Your task —
Each line of the listing where "frac" appears should be reported.

Dataset extract —
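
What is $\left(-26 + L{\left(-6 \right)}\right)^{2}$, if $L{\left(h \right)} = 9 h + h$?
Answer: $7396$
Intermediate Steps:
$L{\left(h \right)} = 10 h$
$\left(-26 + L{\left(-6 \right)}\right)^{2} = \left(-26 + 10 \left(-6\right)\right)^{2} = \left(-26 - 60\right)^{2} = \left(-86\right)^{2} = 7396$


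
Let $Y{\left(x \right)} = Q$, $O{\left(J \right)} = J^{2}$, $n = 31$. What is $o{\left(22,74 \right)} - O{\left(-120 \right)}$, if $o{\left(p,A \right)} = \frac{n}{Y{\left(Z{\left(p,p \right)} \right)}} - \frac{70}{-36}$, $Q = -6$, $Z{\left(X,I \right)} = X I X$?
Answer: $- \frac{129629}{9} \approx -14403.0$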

==

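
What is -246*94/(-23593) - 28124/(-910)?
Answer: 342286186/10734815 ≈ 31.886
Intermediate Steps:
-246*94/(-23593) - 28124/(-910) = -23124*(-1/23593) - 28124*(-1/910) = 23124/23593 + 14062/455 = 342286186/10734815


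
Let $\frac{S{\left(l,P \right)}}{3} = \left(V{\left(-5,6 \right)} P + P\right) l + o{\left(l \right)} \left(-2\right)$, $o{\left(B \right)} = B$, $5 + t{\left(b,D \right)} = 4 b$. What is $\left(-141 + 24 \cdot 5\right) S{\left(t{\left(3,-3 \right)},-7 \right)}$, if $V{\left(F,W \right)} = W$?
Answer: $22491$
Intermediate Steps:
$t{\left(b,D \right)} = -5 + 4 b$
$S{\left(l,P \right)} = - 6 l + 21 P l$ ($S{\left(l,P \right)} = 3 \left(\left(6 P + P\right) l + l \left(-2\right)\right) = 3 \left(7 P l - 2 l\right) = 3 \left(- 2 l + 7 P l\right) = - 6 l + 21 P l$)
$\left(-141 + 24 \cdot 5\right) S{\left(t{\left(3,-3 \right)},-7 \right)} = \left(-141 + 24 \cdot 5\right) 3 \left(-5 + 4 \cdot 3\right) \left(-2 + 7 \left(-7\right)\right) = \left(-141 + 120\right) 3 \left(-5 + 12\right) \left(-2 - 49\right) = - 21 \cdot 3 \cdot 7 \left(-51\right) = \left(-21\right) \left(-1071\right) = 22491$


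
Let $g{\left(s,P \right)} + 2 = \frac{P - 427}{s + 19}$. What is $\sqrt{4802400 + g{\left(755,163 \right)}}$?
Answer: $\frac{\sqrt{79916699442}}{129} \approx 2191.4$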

--

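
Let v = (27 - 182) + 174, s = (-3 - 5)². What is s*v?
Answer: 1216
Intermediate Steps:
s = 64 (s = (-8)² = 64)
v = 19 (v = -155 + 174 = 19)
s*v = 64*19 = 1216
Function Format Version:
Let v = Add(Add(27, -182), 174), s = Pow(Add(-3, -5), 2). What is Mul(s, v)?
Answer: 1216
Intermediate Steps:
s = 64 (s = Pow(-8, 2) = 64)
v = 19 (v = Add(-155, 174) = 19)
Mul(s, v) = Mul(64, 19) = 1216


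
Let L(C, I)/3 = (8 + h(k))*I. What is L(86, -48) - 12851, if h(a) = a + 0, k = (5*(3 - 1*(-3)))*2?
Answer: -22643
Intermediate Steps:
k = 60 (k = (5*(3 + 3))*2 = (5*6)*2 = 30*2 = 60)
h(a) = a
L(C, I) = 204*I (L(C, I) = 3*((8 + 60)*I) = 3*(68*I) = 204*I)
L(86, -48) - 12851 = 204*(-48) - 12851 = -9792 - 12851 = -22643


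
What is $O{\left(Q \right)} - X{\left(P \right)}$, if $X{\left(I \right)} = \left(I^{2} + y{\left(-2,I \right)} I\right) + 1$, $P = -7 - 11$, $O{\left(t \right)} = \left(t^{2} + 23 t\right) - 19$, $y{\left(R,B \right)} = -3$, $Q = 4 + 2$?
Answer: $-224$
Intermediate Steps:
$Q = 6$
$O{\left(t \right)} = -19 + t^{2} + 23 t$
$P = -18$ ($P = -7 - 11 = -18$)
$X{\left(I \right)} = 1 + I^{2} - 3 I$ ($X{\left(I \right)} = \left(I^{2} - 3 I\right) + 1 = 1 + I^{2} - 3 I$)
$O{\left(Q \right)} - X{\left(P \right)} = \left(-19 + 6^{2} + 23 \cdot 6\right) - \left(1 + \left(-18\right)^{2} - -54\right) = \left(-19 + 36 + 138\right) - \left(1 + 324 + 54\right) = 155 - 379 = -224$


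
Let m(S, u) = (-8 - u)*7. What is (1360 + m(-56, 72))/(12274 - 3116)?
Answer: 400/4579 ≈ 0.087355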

Output of the exercise —
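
Let $Y{\left(x \right)} = Q$, $O{\left(J \right)} = J^{2}$, $n = 31$. What is $o{\left(22,74 \right)} - O{\left(-120 \right)}$, if $o{\left(p,A \right)} = \frac{n}{Y{\left(Z{\left(p,p \right)} \right)}} - \frac{70}{-36}$, $Q = -6$, $Z{\left(X,I \right)} = X I X$?
Answer: $- \frac{129629}{9} \approx -14403.0$
Let $\frac{S{\left(l,P \right)}}{3} = \left(V{\left(-5,6 \right)} P + P\right) l + o{\left(l \right)} \left(-2\right)$, $o{\left(B \right)} = B$, $5 + t{\left(b,D \right)} = 4 b$. What is $\left(-141 + 24 \cdot 5\right) S{\left(t{\left(3,-3 \right)},-7 \right)}$, if $V{\left(F,W \right)} = W$?
Let $g{\left(s,P \right)} + 2 = \frac{P - 427}{s + 19}$. What is $\sqrt{4802400 + g{\left(755,163 \right)}}$?
Answer: $\frac{\sqrt{79916699442}}{129} \approx 2191.4$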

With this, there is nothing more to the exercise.